*Exercise input*:
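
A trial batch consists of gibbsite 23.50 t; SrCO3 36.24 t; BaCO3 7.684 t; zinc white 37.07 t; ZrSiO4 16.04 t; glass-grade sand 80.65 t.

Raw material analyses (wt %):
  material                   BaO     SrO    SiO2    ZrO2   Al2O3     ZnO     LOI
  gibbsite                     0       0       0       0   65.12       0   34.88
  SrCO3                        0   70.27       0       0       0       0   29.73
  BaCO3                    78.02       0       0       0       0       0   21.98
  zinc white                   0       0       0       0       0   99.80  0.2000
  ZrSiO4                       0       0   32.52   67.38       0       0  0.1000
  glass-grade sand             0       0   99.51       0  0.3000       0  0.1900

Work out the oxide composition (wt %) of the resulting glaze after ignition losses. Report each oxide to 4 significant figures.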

* * *

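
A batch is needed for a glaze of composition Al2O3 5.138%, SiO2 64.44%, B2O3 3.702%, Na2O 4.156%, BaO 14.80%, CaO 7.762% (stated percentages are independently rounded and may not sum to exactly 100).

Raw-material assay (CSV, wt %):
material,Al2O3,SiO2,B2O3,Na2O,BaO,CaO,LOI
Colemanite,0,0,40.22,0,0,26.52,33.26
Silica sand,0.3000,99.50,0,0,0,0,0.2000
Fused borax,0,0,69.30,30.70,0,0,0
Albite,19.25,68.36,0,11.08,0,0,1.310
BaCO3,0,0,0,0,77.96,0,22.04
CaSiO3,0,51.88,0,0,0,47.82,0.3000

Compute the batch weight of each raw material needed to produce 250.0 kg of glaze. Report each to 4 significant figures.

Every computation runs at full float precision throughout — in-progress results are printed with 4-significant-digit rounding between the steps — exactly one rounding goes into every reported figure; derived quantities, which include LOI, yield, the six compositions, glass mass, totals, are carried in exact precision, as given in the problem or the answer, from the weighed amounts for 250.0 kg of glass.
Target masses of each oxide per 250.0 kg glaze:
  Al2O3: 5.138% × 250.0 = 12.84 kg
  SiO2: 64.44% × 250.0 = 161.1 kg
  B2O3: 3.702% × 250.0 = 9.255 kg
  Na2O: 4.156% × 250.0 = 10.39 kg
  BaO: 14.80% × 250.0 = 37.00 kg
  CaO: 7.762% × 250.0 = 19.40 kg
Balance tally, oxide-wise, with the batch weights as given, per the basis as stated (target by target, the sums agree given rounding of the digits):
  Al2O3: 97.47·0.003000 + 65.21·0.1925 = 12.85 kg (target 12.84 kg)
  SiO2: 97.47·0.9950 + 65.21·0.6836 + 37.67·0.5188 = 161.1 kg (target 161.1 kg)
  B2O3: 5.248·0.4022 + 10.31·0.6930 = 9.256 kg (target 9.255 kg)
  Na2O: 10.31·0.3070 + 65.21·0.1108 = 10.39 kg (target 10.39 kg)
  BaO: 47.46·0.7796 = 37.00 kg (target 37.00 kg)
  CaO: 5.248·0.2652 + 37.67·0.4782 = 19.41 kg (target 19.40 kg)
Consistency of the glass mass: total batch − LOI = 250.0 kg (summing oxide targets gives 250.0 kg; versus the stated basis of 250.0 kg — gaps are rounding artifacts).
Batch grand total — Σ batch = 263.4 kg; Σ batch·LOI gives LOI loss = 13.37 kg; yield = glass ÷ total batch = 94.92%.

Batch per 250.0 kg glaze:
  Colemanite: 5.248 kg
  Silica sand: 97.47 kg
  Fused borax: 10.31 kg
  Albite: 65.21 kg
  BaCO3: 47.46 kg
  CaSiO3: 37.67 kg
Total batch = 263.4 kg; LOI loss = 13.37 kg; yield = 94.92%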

*Exercise*: Within the listing above, the range opens at the line with "Raw-material assay (CSV, wt" and closes at the line with "BaCO3,0,0,0,0,77.96,0,22.04". Reproduce exactly the lines of that range, including both ends.

*Written response*:
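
Raw-material assay (CSV, wt %):
material,Al2O3,SiO2,B2O3,Na2O,BaO,CaO,LOI
Colemanite,0,0,40.22,0,0,26.52,33.26
Silica sand,0.3000,99.50,0,0,0,0,0.2000
Fused borax,0,0,69.30,30.70,0,0,0
Albite,19.25,68.36,0,11.08,0,0,1.310
BaCO3,0,0,0,0,77.96,0,22.04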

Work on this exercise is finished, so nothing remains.